### EXERCISE DESCRIPTION
Copy, exactly and without additions, every line in the records below from the one holding "Is it true that for every integer r, 18" through the one holding "5 (mod 10).", both ends included.

── DATA SUPPLIED

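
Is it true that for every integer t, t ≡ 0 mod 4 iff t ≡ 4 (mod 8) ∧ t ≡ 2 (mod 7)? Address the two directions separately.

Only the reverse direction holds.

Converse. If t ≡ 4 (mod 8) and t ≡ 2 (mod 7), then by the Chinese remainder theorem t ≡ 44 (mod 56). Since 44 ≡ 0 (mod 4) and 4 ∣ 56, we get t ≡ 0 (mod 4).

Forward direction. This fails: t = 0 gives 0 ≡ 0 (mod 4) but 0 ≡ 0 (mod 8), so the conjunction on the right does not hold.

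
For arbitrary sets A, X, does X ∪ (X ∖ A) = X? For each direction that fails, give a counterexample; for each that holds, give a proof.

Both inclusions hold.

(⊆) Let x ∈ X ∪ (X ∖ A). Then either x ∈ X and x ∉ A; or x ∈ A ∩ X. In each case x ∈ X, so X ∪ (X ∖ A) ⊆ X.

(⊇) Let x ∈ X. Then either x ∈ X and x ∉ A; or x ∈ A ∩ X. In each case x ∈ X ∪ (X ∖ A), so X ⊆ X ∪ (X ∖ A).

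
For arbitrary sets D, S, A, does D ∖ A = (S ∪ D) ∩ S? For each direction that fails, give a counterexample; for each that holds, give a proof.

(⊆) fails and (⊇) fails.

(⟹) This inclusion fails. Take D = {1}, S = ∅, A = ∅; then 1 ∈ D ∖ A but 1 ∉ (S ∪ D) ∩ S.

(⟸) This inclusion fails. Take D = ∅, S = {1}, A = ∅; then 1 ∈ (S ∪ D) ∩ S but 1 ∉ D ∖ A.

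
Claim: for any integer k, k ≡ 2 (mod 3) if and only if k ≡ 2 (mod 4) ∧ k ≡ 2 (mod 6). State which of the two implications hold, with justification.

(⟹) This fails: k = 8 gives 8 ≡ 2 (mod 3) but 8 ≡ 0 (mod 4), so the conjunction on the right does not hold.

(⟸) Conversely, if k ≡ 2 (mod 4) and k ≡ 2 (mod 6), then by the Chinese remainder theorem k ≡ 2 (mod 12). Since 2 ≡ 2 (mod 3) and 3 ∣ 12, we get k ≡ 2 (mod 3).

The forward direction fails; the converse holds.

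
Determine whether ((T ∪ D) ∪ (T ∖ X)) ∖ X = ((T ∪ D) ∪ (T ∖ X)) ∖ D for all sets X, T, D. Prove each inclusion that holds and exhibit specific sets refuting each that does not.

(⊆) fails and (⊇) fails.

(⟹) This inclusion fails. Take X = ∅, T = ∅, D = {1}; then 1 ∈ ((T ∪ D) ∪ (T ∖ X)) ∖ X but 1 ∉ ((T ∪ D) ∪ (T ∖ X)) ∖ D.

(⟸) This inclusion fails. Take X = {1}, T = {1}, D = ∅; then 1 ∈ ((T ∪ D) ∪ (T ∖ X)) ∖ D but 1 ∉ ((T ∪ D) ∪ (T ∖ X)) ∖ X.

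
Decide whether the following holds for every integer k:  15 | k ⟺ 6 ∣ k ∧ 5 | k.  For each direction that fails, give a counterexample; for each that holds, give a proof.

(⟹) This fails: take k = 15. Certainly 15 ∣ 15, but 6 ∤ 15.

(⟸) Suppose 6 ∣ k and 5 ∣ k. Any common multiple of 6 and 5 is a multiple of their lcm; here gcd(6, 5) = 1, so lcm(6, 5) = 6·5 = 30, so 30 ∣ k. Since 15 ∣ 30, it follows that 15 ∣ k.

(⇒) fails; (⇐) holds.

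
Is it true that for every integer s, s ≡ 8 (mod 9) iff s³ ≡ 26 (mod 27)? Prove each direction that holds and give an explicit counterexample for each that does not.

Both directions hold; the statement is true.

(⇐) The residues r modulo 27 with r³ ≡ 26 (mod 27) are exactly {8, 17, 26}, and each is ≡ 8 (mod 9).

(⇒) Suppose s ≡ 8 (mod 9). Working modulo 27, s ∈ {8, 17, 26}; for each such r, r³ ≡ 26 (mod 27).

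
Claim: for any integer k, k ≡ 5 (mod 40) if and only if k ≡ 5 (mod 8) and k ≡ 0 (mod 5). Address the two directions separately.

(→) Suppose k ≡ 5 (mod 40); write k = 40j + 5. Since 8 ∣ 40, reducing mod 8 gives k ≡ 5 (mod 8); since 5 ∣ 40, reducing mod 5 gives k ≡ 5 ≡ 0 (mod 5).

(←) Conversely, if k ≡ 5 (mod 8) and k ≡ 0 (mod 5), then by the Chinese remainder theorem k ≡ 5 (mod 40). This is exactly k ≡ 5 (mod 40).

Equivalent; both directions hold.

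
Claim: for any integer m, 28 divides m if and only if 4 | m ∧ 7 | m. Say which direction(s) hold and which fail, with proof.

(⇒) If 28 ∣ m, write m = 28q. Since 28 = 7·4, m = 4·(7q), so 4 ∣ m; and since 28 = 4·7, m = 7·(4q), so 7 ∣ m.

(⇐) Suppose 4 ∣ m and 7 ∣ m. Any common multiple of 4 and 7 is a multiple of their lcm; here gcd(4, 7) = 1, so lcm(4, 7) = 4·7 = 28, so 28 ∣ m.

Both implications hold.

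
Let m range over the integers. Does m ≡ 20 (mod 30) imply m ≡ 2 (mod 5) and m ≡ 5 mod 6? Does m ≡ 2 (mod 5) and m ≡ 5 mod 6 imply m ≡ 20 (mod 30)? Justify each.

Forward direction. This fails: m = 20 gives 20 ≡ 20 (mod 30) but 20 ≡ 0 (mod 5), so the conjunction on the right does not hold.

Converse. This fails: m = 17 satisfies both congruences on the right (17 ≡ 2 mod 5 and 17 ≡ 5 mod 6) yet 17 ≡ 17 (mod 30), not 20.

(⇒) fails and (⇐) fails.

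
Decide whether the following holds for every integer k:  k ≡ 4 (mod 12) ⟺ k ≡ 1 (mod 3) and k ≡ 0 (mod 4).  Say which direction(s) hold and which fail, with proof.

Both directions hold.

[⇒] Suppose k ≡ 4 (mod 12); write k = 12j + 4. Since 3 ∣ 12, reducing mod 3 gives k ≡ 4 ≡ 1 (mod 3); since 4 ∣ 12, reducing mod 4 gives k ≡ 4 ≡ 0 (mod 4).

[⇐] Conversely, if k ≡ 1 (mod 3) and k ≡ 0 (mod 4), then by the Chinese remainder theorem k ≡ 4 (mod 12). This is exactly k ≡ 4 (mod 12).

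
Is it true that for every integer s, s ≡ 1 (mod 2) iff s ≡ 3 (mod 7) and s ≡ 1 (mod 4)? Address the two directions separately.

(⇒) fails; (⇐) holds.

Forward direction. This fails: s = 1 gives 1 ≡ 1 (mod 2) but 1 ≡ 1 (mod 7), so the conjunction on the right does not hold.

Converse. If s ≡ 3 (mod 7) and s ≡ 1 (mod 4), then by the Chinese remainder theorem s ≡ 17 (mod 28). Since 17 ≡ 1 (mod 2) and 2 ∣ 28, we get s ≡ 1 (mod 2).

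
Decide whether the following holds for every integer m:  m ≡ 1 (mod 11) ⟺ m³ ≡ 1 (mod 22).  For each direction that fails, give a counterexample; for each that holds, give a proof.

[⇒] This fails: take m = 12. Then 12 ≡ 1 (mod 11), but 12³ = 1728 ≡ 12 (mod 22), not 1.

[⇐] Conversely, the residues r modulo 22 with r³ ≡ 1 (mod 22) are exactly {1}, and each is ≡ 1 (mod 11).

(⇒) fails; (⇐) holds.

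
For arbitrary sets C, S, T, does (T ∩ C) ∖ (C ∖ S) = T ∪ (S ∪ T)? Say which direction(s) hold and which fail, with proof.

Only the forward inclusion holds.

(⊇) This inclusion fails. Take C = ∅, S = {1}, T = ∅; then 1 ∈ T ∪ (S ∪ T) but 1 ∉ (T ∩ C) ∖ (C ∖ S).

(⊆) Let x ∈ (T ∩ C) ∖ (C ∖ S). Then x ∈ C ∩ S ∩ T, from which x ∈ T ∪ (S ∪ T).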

────
── DATA SUPPLIED

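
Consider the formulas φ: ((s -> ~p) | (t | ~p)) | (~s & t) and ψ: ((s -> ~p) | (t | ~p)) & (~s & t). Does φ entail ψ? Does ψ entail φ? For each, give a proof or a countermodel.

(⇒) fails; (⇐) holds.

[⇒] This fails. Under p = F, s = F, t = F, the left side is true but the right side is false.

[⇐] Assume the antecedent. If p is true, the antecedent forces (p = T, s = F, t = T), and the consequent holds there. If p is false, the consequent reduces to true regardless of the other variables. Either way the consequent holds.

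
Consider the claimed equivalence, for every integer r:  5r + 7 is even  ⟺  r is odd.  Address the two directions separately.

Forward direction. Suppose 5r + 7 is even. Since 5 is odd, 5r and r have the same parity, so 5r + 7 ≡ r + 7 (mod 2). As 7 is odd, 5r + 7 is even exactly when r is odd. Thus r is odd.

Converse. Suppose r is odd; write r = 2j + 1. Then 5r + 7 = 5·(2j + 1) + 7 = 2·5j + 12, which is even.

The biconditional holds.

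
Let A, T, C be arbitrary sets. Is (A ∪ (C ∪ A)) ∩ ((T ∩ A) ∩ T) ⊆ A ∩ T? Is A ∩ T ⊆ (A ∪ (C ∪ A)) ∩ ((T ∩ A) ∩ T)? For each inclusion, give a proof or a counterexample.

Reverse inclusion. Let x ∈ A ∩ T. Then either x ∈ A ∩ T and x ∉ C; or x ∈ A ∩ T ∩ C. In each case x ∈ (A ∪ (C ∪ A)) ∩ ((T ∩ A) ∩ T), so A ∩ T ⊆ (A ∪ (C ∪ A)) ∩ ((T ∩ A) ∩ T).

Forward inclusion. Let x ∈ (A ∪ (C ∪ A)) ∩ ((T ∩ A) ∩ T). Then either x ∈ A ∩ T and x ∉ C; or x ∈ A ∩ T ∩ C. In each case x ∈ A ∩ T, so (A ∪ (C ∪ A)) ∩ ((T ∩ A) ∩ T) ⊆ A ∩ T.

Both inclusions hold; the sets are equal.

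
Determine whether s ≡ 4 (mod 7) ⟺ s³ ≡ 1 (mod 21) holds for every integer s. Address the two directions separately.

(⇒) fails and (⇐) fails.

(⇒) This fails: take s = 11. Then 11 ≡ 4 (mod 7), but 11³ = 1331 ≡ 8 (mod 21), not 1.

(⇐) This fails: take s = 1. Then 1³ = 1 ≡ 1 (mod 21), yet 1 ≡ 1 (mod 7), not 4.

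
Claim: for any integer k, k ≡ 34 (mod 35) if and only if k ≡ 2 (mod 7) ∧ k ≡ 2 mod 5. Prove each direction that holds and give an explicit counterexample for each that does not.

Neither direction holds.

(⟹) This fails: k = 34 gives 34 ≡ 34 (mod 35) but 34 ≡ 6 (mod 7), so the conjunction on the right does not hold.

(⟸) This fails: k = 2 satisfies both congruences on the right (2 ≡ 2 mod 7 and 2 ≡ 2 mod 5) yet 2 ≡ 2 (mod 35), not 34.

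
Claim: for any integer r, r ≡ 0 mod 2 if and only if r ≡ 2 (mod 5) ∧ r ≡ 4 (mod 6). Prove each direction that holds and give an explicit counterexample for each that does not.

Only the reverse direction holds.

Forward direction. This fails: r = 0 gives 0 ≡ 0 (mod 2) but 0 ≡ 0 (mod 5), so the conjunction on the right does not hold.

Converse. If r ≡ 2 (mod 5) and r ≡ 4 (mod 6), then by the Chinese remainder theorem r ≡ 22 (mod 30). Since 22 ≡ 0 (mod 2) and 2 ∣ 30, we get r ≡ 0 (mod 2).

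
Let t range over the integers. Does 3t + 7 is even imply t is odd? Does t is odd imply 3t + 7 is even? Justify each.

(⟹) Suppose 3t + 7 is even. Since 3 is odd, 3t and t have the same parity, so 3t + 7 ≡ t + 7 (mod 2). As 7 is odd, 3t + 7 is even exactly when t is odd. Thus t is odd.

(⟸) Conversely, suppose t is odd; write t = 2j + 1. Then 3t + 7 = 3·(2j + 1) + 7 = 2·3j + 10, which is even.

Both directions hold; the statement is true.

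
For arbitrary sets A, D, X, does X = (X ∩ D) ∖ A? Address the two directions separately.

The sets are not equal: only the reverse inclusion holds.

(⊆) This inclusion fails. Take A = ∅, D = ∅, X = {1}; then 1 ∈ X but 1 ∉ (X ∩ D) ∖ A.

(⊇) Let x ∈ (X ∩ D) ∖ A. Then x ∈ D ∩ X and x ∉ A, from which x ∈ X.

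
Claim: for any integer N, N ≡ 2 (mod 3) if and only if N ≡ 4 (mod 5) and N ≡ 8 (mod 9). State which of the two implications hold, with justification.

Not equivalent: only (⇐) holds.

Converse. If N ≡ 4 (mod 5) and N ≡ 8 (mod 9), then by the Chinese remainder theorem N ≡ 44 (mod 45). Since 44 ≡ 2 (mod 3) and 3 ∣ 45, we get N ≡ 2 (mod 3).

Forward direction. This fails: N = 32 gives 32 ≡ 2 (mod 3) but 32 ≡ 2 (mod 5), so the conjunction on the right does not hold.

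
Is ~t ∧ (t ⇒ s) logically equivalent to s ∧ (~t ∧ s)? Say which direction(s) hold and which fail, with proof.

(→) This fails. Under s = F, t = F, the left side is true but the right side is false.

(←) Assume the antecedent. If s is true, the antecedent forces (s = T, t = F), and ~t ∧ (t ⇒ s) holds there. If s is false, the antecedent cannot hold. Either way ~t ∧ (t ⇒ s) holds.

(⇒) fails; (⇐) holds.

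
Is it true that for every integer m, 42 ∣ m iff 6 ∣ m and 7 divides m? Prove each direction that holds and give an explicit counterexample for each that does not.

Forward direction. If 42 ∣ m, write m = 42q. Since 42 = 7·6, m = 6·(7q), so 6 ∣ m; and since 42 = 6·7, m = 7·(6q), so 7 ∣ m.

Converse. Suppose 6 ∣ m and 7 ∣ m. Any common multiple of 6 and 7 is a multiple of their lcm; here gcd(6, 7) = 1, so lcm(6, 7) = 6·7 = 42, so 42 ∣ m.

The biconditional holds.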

────
── DATA SUPPLIED

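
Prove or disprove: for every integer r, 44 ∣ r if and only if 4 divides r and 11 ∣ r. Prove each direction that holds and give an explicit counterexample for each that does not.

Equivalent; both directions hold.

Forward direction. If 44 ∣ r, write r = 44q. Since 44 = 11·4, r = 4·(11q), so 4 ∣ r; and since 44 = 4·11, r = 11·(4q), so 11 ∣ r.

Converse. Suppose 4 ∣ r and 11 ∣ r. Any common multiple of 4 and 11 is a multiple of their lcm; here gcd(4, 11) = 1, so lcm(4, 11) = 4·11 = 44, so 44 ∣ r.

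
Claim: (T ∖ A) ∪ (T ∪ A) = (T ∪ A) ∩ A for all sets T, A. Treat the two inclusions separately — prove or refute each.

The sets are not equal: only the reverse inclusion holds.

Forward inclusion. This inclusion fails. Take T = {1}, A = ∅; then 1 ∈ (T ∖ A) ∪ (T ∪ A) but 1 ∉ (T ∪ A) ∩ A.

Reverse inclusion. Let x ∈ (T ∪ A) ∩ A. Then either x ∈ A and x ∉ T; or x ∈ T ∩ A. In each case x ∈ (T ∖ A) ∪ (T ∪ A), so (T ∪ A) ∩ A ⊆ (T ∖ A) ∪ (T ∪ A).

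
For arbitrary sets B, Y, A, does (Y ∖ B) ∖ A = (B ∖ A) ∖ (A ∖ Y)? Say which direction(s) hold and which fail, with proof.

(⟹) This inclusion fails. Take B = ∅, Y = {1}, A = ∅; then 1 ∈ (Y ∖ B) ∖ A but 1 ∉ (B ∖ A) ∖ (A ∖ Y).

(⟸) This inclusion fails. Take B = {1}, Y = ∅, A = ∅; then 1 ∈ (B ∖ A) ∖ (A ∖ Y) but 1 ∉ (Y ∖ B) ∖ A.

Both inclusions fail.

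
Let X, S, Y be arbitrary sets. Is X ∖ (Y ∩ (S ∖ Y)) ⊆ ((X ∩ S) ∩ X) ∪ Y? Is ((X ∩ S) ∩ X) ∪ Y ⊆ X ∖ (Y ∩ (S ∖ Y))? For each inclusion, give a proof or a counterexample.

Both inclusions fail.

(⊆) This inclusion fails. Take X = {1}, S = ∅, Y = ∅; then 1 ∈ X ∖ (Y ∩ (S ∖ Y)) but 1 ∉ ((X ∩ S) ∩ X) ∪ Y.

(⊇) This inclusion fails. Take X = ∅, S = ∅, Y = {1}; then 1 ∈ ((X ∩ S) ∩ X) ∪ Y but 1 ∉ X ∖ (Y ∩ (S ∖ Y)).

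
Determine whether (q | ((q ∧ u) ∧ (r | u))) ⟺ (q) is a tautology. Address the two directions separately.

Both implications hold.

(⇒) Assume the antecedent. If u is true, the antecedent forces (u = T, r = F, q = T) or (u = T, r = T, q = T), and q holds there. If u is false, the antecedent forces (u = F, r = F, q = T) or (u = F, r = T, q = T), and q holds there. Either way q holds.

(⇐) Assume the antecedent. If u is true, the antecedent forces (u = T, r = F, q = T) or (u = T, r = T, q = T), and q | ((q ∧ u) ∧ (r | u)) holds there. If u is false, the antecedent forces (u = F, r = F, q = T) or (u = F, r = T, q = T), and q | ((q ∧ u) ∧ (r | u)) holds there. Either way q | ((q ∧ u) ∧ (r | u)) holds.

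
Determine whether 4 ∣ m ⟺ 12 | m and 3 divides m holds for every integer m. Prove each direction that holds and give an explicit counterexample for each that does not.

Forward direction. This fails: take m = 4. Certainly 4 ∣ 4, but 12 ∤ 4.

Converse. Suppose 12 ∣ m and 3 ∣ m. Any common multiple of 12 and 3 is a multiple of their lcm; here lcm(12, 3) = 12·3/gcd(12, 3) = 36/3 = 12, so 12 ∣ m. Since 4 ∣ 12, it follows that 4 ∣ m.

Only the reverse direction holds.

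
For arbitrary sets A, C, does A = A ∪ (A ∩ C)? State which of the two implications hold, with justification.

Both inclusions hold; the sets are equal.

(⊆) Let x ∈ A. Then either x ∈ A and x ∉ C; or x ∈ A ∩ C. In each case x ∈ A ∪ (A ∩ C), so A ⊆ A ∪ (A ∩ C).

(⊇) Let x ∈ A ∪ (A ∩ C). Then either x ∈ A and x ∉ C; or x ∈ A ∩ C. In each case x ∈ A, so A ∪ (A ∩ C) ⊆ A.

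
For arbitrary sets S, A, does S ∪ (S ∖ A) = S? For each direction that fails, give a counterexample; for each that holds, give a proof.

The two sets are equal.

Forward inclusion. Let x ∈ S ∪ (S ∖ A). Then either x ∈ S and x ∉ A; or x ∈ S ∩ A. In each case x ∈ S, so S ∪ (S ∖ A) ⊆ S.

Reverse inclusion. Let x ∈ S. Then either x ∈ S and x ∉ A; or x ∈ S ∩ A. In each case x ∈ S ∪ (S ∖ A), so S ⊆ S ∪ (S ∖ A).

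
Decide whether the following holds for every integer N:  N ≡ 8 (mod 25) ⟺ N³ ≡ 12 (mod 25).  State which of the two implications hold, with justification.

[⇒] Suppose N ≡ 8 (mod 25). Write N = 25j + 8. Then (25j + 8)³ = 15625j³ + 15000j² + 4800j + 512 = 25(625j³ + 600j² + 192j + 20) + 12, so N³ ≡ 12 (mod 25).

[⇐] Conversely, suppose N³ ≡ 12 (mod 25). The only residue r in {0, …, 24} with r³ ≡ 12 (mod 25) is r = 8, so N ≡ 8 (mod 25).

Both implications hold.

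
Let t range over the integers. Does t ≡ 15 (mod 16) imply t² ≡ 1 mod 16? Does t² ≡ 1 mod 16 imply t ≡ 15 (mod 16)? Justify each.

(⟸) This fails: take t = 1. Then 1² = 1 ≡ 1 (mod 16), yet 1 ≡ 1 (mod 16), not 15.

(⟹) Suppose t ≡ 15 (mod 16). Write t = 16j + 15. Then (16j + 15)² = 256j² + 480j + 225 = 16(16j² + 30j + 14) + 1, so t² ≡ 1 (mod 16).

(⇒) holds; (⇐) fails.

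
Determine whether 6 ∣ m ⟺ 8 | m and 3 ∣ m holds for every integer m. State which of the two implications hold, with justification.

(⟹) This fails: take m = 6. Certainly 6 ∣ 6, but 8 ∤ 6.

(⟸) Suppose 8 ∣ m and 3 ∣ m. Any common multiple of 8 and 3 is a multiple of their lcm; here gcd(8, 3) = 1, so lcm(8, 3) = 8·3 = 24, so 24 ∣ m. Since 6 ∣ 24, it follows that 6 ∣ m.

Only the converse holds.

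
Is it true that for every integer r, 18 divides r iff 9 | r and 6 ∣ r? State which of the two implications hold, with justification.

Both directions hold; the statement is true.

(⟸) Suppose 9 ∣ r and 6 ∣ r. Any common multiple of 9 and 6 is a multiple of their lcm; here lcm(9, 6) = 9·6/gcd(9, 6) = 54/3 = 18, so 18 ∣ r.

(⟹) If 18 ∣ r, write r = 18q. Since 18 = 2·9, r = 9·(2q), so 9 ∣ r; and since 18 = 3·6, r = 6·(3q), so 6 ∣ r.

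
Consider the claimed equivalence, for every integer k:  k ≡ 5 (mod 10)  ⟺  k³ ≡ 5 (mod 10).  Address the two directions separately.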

────

### RESPONSE TO THE TASK
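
Is it true that for every integer r, 18 divides r iff 9 | r and 6 ∣ r? State which of the two implications hold, with justification.

Both directions hold; the statement is true.

(⟸) Suppose 9 ∣ r and 6 ∣ r. Any common multiple of 9 and 6 is a multiple of their lcm; here lcm(9, 6) = 9·6/gcd(9, 6) = 54/3 = 18, so 18 ∣ r.

(⟹) If 18 ∣ r, write r = 18q. Since 18 = 2·9, r = 9·(2q), so 9 ∣ r; and since 18 = 3·6, r = 6·(3q), so 6 ∣ r.

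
Consider the claimed equivalence, for every integer k:  k ≡ 5 (mod 10)  ⟺  k³ ≡ 5 (mod 10).  Address the two directions separately.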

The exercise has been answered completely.